**TASK**
Show every line of the data below that includes the word "What".

☆ ☆ ☆ ☆ ☆

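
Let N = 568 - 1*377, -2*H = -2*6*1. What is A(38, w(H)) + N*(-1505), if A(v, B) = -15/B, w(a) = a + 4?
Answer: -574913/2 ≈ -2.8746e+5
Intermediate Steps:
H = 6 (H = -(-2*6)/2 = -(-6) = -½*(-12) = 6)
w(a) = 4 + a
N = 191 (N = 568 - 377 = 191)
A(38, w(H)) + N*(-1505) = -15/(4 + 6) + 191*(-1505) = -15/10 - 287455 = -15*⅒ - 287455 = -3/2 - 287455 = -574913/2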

☆ ☆ ☆ ☆ ☆

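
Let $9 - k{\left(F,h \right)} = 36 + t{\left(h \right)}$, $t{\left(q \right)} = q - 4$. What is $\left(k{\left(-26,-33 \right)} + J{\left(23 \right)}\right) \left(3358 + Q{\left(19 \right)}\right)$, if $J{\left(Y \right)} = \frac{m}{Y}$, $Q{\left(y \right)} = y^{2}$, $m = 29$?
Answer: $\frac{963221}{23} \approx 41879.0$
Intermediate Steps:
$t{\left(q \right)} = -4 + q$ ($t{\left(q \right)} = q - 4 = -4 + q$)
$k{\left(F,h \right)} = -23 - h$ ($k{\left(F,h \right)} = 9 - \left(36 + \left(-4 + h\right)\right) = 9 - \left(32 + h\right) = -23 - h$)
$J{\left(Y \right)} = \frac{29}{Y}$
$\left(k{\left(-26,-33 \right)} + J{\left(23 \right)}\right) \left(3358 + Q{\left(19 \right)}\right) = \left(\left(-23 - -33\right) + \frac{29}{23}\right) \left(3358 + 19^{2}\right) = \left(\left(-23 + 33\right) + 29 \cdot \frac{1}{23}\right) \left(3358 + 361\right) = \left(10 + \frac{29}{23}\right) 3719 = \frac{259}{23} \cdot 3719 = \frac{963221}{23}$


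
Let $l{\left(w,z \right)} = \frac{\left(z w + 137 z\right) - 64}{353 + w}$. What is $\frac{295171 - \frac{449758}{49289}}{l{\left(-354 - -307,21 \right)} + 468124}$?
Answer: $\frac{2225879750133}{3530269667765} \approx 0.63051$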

☆ ☆ ☆ ☆ ☆

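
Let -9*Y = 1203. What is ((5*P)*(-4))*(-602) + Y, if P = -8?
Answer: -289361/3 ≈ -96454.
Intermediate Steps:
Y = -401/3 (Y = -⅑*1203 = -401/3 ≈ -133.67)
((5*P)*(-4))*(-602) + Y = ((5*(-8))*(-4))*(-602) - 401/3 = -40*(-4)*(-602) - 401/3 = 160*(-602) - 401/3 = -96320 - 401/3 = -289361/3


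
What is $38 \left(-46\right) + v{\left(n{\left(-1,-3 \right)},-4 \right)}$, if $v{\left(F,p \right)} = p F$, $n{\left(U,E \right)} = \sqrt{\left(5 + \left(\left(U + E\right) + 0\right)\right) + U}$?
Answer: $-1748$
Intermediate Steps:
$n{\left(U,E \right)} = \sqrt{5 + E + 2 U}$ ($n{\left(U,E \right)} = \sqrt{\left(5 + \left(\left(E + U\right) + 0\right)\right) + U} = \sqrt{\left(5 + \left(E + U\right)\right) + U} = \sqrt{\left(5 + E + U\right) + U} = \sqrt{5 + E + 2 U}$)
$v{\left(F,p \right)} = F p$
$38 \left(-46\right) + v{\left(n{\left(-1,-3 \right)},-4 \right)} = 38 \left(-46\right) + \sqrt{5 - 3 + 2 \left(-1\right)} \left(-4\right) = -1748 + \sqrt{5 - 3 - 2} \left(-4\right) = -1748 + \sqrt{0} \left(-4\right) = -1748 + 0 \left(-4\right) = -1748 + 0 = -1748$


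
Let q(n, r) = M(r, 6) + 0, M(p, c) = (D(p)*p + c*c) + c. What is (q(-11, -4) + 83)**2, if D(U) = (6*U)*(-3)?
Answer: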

☆ ☆ ☆ ☆ ☆

**SOLVED EXERCISE**
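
Let N = 568 - 1*377, -2*H = -2*6*1. What is A(38, w(H)) + N*(-1505), if A(v, B) = -15/B, w(a) = a + 4?
Let $9 - k{\left(F,h \right)} = 36 + t{\left(h \right)}$, $t{\left(q \right)} = q - 4$. What is $\left(k{\left(-26,-33 \right)} + J{\left(23 \right)}\right) \left(3358 + Q{\left(19 \right)}\right)$, if $J{\left(Y \right)} = \frac{m}{Y}$, $Q{\left(y \right)} = y^{2}$, $m = 29$?
Let $l{\left(w,z \right)} = \frac{\left(z w + 137 z\right) - 64}{353 + w}$. What is $\frac{295171 - \frac{449758}{49289}}{l{\left(-354 - -307,21 \right)} + 468124}$?
Let -9*Y = 1203. What is ((5*P)*(-4))*(-602) + Y, if P = -8?
What is $38 \left(-46\right) + v{\left(n{\left(-1,-3 \right)},-4 \right)}$, if $v{\left(F,p \right)} = p F$, $n{\left(U,E \right)} = \sqrt{\left(5 + \left(\left(U + E\right) + 0\right)\right) + U}$?
Let q(n, r) = M(r, 6) + 0, M(p, c) = (D(p)*p + c*c) + c. What is (q(-11, -4) + 83)**2, if D(U) = (6*U)*(-3)?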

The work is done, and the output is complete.